[Material for this task]
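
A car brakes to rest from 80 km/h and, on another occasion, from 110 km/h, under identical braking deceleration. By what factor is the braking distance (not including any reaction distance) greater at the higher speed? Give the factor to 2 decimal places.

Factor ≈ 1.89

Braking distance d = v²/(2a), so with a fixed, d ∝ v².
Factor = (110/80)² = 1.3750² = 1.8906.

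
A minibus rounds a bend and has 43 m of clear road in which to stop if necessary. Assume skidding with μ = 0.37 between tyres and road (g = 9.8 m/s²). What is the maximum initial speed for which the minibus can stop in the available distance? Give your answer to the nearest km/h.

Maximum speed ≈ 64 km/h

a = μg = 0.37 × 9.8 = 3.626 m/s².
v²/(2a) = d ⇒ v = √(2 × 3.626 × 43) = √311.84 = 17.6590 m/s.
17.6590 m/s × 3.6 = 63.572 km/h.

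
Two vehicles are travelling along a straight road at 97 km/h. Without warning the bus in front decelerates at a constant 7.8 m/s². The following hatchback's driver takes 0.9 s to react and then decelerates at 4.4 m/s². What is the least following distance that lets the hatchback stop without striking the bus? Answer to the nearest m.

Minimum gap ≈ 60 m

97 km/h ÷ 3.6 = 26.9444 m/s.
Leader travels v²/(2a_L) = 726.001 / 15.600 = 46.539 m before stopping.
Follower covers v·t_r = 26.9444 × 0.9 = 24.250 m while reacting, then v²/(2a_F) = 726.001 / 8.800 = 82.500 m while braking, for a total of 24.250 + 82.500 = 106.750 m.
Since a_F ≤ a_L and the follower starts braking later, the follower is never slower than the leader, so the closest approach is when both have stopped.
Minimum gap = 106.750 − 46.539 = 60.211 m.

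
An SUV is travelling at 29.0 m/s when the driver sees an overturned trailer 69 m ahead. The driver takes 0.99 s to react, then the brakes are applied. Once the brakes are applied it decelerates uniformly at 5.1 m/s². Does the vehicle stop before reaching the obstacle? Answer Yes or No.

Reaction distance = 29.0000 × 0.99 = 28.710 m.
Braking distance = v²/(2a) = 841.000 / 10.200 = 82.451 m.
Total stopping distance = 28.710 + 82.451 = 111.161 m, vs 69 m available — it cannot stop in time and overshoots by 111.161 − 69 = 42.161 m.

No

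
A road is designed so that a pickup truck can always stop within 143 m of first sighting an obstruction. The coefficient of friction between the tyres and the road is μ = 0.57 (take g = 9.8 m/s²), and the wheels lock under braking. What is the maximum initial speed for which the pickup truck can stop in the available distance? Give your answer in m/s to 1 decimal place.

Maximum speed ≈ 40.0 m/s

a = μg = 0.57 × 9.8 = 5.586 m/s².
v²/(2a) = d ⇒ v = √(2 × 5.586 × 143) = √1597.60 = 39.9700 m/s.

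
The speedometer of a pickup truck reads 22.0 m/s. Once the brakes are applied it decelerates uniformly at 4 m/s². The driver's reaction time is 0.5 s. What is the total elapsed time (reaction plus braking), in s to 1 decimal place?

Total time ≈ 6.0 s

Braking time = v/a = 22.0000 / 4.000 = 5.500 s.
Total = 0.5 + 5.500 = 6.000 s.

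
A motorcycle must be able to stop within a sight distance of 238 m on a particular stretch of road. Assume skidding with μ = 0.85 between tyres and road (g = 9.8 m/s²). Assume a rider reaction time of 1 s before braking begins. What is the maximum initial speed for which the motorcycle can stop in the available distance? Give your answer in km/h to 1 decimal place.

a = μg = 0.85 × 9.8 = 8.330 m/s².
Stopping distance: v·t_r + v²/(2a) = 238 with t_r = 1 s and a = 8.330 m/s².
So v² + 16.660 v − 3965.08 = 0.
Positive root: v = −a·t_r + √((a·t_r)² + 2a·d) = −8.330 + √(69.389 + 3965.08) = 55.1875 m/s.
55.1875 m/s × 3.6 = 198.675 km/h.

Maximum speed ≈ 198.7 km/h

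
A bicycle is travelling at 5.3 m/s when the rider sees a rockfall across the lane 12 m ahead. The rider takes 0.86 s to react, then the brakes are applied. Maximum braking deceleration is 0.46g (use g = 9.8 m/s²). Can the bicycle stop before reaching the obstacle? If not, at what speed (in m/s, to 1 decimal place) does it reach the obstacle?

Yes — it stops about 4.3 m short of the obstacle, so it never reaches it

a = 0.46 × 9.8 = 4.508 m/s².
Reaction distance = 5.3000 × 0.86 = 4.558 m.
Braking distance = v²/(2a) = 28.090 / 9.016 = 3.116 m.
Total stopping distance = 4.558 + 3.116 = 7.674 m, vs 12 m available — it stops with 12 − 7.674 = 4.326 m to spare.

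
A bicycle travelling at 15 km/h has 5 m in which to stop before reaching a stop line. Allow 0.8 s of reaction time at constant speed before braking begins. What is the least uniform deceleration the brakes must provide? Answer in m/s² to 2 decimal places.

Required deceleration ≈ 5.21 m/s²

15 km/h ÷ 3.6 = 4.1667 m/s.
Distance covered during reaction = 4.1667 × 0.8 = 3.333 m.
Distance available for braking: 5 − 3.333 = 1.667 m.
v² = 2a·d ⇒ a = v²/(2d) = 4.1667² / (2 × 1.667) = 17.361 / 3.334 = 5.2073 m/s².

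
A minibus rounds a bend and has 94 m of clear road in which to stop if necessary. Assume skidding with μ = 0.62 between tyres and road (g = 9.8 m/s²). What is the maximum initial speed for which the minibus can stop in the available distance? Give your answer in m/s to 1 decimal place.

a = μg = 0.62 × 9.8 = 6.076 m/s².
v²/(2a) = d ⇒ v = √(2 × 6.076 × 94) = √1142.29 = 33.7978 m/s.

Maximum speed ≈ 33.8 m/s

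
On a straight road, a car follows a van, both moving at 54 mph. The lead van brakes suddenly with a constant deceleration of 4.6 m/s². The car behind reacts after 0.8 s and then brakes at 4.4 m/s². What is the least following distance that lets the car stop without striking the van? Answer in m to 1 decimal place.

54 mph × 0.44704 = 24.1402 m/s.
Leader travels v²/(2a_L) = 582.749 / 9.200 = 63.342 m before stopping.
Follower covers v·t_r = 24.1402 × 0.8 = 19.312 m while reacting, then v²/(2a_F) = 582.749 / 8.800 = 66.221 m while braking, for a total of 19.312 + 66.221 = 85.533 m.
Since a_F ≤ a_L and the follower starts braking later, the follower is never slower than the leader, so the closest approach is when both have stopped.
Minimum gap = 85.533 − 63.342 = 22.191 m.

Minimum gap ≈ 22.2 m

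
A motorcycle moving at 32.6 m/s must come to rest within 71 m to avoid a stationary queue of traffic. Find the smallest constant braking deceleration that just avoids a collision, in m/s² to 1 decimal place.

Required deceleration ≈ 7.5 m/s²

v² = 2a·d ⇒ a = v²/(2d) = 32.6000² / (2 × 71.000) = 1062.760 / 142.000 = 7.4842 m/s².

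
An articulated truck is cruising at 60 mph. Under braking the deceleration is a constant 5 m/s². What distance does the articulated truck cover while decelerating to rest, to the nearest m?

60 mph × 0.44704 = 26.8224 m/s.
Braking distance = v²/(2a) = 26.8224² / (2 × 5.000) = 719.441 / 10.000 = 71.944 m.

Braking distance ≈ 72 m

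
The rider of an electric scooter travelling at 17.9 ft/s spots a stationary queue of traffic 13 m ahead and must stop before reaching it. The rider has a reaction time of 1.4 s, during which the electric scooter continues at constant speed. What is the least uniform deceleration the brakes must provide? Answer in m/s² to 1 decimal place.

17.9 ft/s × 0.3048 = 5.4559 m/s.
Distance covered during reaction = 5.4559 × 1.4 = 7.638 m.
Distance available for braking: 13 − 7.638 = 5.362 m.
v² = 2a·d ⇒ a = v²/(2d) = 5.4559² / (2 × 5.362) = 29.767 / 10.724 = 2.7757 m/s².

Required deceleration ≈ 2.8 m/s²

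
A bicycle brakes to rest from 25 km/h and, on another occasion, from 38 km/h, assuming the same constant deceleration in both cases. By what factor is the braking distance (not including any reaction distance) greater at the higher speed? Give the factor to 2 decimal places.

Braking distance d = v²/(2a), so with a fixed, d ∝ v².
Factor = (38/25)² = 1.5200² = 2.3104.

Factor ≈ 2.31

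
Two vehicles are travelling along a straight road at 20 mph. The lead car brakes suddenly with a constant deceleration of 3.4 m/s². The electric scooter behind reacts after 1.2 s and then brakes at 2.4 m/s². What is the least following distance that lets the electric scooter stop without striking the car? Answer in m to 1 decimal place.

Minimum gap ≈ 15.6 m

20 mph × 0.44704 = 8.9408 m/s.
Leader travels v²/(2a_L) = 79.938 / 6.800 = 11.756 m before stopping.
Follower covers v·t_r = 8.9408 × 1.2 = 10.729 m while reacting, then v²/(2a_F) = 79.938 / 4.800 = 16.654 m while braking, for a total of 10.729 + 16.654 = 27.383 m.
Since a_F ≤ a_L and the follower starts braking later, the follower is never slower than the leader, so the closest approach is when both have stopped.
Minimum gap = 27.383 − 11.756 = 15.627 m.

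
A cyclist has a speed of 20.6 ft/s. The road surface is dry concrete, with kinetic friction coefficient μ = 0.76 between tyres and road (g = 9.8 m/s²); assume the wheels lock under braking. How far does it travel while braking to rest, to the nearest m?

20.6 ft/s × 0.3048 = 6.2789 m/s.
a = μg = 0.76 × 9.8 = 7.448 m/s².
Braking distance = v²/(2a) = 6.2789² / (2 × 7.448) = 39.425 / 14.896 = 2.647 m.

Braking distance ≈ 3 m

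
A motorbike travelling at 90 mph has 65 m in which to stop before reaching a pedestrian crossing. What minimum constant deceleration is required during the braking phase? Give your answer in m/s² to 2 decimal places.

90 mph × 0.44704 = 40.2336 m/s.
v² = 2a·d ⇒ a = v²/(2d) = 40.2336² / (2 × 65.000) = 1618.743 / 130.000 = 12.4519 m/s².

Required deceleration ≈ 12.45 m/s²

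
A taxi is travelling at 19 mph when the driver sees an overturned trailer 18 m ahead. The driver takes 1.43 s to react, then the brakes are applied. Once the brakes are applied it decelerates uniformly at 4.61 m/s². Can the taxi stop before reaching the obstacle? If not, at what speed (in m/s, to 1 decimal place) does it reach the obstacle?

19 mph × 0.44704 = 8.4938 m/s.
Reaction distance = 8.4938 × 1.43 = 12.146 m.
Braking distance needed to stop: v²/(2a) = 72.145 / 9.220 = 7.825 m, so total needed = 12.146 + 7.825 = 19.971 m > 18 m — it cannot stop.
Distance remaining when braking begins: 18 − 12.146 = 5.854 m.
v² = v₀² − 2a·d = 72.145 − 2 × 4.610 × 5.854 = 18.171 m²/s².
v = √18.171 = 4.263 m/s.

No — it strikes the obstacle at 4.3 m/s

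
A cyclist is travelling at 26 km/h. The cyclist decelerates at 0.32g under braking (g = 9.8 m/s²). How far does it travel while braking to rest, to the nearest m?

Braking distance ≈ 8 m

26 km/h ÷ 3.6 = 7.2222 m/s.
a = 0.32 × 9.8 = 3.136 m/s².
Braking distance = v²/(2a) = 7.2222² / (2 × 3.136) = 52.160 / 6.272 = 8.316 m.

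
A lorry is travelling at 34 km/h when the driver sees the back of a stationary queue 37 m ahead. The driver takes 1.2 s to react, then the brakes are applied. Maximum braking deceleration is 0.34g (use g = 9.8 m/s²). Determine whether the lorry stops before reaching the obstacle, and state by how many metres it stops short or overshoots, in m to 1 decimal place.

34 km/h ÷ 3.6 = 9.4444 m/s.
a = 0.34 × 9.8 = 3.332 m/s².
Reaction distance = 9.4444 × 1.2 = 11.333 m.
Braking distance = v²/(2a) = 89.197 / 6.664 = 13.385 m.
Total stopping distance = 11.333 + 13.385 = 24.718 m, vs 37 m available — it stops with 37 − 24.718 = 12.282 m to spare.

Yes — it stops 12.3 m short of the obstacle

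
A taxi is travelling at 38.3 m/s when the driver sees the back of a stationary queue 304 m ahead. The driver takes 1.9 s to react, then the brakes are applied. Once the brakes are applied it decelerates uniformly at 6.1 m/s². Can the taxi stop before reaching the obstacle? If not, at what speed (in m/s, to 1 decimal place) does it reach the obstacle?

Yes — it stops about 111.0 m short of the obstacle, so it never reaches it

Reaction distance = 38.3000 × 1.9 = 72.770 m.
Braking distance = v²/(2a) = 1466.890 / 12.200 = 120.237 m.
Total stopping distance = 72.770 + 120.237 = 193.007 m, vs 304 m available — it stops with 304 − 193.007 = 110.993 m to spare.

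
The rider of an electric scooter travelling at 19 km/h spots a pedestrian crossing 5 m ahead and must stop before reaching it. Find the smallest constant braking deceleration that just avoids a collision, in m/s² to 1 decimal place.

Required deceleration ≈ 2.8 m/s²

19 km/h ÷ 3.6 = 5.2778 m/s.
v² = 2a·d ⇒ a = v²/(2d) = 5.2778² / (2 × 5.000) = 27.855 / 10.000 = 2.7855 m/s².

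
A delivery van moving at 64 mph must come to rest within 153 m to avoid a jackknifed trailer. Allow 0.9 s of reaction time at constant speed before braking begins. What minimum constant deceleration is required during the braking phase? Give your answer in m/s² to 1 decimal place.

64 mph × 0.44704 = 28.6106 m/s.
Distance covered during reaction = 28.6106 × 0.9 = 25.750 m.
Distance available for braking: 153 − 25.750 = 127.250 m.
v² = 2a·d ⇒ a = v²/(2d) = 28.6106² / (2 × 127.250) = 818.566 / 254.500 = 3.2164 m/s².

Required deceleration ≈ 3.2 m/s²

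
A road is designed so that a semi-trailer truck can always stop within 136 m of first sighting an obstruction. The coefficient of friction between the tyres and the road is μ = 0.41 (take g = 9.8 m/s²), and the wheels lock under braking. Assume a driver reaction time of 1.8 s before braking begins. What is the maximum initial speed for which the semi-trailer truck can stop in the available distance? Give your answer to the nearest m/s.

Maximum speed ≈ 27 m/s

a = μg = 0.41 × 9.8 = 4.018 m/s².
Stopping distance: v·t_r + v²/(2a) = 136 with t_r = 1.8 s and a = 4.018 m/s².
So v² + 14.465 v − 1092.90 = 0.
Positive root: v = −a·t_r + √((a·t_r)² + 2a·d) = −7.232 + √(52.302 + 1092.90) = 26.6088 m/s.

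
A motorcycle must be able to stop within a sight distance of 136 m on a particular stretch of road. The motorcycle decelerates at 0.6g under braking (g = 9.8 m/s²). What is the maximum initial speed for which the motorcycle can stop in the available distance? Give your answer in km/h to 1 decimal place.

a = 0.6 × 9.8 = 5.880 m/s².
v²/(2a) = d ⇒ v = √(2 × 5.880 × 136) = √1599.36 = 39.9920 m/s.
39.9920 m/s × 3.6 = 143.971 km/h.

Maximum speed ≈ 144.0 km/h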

[Assignment]
Lines before the one containing "distance of 136" are left out. Repeat that line and all lines after it in the records above exactly.

[Result for this task]
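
A motorcycle must be able to stop within a sight distance of 136 m on a particular stretch of road. The motorcycle decelerates at 0.6g under braking (g = 9.8 m/s²). What is the maximum initial speed for which the motorcycle can stop in the available distance? Give your answer in km/h to 1 decimal place.

a = 0.6 × 9.8 = 5.880 m/s².
v²/(2a) = d ⇒ v = √(2 × 5.880 × 136) = √1599.36 = 39.9920 m/s.
39.9920 m/s × 3.6 = 143.971 km/h.

Maximum speed ≈ 144.0 km/h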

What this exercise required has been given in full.